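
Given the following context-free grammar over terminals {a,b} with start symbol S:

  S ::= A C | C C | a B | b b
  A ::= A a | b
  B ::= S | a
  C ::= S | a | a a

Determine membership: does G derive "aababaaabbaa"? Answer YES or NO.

CNF form of G:
  S -> A C | C C | T0 B | T1 T1
  A -> A T0 | b
  B -> A C | C C | T0 B | T1 T1 | a
  C -> A C | C C | T0 B | T0 T0 | T1 T1 | a
  T0 -> a
  T1 -> b

CYK fill:
  [0..0]={B,C,T0}  "a"  orig:{B,C}
  [1..1]={B,C,T0}  "a"  orig:{B,C}
  [2..2]={A,T1}  "b"  orig:{A}
  [3..3]={B,C,T0}  "a"  orig:{B,C}
  [4..4]={A,T1}  "b"  orig:{A}
  [5..5]={B,C,T0}  "a"  orig:{B,C}
  [6..6]={B,C,T0}  "a"  orig:{B,C}
  [7..7]={B,C,T0}  "a"  orig:{B,C}
  [8..8]={A,T1}  "b"  orig:{A}
  [9..9]={A,T1}  "b"  orig:{A}
  [10..10]={B,C,T0}  "a"  orig:{B,C}
  [11..11]={B,C,T0}  "a"  orig:{B,C}
  [0..1]={B,C,S}  "aa"
  [1..2]=∅  "ab"
  [2..3]={A,B,C,S}  "ba"
  [3..4]=∅  "ab"
  [4..5]={A,B,C,S}  "ba"
  [5..6]={B,C,S}  "aa"
  [6..7]={B,C,S}  "aa"
  [7..8]=∅  "ab"
  [8..9]={B,C,S}  "bb"
  [9..10]={A,B,C,S}  "ba"
  [10..11]={B,C,S}  "aa"
  [0..2]=∅  "aab"
  [1..3]={B,C,S}  "aba"
  [2..4]=∅  "bab"
  [3..5]={B,C,S}  "aba"
  [4..6]={A,B,C,S}  "baa"
  [5..7]={B,C,S}  "aaa"
  [6..8]=∅  "aab"
  [7..9]={B,C,S}  "abb"
  [8..10]={B,C,S}  "bba"
  [9..11]={A,B,C,S}  "baa"
  [0..3]={B,C,S}  "aaba"
  [1..4]=∅  "abab"
  [2..5]={B,C,S}  "baba"
  [3..6]={B,C,S}  "abaa"
  [4..7]={A,B,C,S}  "baaa"
  [5..8]=∅  "aaab"
  [6..9]={B,C,S}  "aabb"
  [7..10]={B,C,S}  "abba"
  [8..11]={B,C,S}  "bbaa"
  [0..4]=∅  "aabab"
  [1..5]={B,C,S}  "ababa"
  [2..6]={B,C,S}  "babaa"
  [3..7]={B,C,S}  "abaaa"
  [4..8]=∅  "baaab"
  [5..9]={B,C,S}  "aaabb"
  [6..10]={B,C,S}  "aabba"
  [7..11]={B,C,S}  "abbaa"
  [0..5]={B,C,S}  "aababa"
  [1..6]={B,C,S}  "ababaa"
  [2..7]={B,C,S}  "babaaa"
  [3..8]=∅  "abaaab"
  [4..9]={B,C,S}  "baaabb"
  [5..10]={B,C,S}  "aaabba"
  [6..11]={B,C,S}  "aabbaa"
  [0..6]={B,C,S}  "aababaa"
  [1..7]={B,C,S}  "ababaaa"
  [2..8]=∅  "babaaab"
  [3..9]={B,C,S}  "abaaabb"
  [4..10]={B,C,S}  "baaabba"
  [5..11]={B,C,S}  "aaabbaa"
  [0..7]={B,C,S}  "aababaaa"
  [1..8]=∅  "ababaaab"
  [2..9]={B,C,S}  "babaaabb"
  [3..10]={B,C,S}  "abaaabba"
  [4..11]={B,C,S}  "baaabbaa"
  [0..8]=∅  "aababaaab"
  [1..9]={B,C,S}  "ababaaabb"
  [2..10]={B,C,S}  "babaaabba"
  [3..11]={B,C,S}  "abaaabbaa"
  [0..9]={B,C,S}  "aababaaabb"
  [1..10]={B,C,S}  "ababaaabba"
  [2..11]={B,C,S}  "babaaabbaa"
  [0..10]={B,C,S}  "aababaaabba"
  [1..11]={B,C,S}  "ababaaabbaa"
  [0..11]={B,C,S}  "aababaaabbaa"

S ∈ T[0,11] ⇒ YES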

# # # # # # #

- _WORK INSTRUCTION_: Please copy all lines of the listing in which the string "orig" occurs.

- _RESPONSE TO THIS EXERCISE_:
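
  [0..0]={B,C,T0}  "a"  orig:{B,C}
  [1..1]={B,C,T0}  "a"  orig:{B,C}
  [2..2]={A,T1}  "b"  orig:{A}
  [3..3]={B,C,T0}  "a"  orig:{B,C}
  [4..4]={A,T1}  "b"  orig:{A}
  [5..5]={B,C,T0}  "a"  orig:{B,C}
  [6..6]={B,C,T0}  "a"  orig:{B,C}
  [7..7]={B,C,T0}  "a"  orig:{B,C}
  [8..8]={A,T1}  "b"  orig:{A}
  [9..9]={A,T1}  "b"  orig:{A}
  [10..10]={B,C,T0}  "a"  orig:{B,C}
  [11..11]={B,C,T0}  "a"  orig:{B,C}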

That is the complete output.